**** Data section
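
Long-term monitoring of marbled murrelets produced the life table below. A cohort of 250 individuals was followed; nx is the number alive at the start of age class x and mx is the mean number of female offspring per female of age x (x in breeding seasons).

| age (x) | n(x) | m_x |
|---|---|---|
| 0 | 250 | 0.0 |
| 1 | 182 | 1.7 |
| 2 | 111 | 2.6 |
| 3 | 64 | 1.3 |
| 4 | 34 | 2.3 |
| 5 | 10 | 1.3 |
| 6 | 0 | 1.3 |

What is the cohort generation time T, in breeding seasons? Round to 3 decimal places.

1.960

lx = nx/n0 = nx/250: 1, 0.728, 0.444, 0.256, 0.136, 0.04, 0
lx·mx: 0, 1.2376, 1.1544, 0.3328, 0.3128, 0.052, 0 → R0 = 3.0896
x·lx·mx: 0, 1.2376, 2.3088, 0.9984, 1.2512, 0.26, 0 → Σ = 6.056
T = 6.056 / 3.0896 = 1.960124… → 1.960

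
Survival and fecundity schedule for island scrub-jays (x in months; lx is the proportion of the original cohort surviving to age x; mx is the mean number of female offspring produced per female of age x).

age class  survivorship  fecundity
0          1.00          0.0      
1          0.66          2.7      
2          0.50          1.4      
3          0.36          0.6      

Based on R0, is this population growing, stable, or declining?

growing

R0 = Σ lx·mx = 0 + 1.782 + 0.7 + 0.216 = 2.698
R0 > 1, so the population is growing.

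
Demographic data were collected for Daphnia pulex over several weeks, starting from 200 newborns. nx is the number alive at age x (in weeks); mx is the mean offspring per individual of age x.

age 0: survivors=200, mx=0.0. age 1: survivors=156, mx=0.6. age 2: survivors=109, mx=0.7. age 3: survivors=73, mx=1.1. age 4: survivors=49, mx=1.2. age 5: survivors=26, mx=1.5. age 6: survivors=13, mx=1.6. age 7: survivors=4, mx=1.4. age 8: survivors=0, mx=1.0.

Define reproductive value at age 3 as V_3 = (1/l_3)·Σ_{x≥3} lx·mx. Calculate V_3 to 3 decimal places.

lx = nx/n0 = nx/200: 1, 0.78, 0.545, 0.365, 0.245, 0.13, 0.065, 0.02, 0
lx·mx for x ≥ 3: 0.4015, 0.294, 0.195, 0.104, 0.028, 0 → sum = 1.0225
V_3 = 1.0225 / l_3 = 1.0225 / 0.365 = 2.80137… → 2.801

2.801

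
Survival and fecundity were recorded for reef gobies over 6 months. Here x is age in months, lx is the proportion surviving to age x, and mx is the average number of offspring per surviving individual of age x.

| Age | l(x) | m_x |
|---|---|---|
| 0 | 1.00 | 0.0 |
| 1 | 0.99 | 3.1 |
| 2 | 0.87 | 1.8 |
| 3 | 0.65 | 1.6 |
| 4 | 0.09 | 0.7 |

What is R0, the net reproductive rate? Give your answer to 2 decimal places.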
********
◆ Task description ◆
The answer must be the line containing "1.00 | 0.0 |" and every line after it to the end of the data, exactly as written.

◆ Answer box ◆
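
| 0 | 1.00 | 0.0 |
| 1 | 0.99 | 3.1 |
| 2 | 0.87 | 1.8 |
| 3 | 0.65 | 1.6 |
| 4 | 0.09 | 0.7 |

What is R0, the net reproductive rate? Give your answer to 2 decimal places.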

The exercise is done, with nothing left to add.